---------- Recorded information ----------

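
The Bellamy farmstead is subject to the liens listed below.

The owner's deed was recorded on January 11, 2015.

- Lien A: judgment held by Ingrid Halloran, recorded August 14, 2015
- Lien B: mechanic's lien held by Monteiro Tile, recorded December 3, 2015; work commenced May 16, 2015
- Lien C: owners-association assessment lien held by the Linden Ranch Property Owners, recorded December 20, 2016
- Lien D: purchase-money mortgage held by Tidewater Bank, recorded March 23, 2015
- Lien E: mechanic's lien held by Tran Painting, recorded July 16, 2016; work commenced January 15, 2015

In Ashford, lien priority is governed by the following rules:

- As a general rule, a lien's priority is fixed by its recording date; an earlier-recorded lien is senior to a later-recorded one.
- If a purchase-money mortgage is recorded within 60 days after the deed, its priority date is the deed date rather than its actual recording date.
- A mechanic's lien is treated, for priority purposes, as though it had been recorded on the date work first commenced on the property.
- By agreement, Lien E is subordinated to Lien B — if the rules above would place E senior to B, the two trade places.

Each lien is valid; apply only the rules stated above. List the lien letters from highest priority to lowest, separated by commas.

B, D, E, A, C

Effective dates: B is treated as recorded May 16, 2015, the work-commencement date; D missed the 60-day window (71 days after the deed), so its recording date stands; E's effective date is January 15, 2015, when work began.
Ordering by effective date: E (January 15, 2015), D (March 23, 2015), B (May 16, 2015), A (August 14, 2015), C (December 20, 2016).
Because E would otherwise rank above B, the subordination swaps them.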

----------

_Instructions to follow_.
Each of the entries above should be written out again exactly.

_Reply_.
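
The Bellamy farmstead is subject to the liens listed below.

The owner's deed was recorded on January 11, 2015.

- Lien A: judgment held by Ingrid Halloran, recorded August 14, 2015
- Lien B: mechanic's lien held by Monteiro Tile, recorded December 3, 2015; work commenced May 16, 2015
- Lien C: owners-association assessment lien held by the Linden Ranch Property Owners, recorded December 20, 2016
- Lien D: purchase-money mortgage held by Tidewater Bank, recorded March 23, 2015
- Lien E: mechanic's lien held by Tran Painting, recorded July 16, 2016; work commenced January 15, 2015

In Ashford, lien priority is governed by the following rules:

- As a general rule, a lien's priority is fixed by its recording date; an earlier-recorded lien is senior to a later-recorded one.
- If a purchase-money mortgage is recorded within 60 days after the deed, its priority date is the deed date rather than its actual recording date.
- A mechanic's lien is treated, for priority purposes, as though it had been recorded on the date work first commenced on the property.
- By agreement, Lien E is subordinated to Lien B — if the rules above would place E senior to B, the two trade places.

Each lien is valid; apply only the rules stated above. List the lien letters from highest priority to lowest, separated by commas.

B, D, E, A, C

Effective dates: B is treated as recorded May 16, 2015, the work-commencement date; D missed the 60-day window (71 days after the deed), so its recording date stands; E's effective date is January 15, 2015, when work began.
Ordering by effective date: E (January 15, 2015), D (March 23, 2015), B (May 16, 2015), A (August 14, 2015), C (December 20, 2016).
Because E would otherwise rank above B, the subordination swaps them.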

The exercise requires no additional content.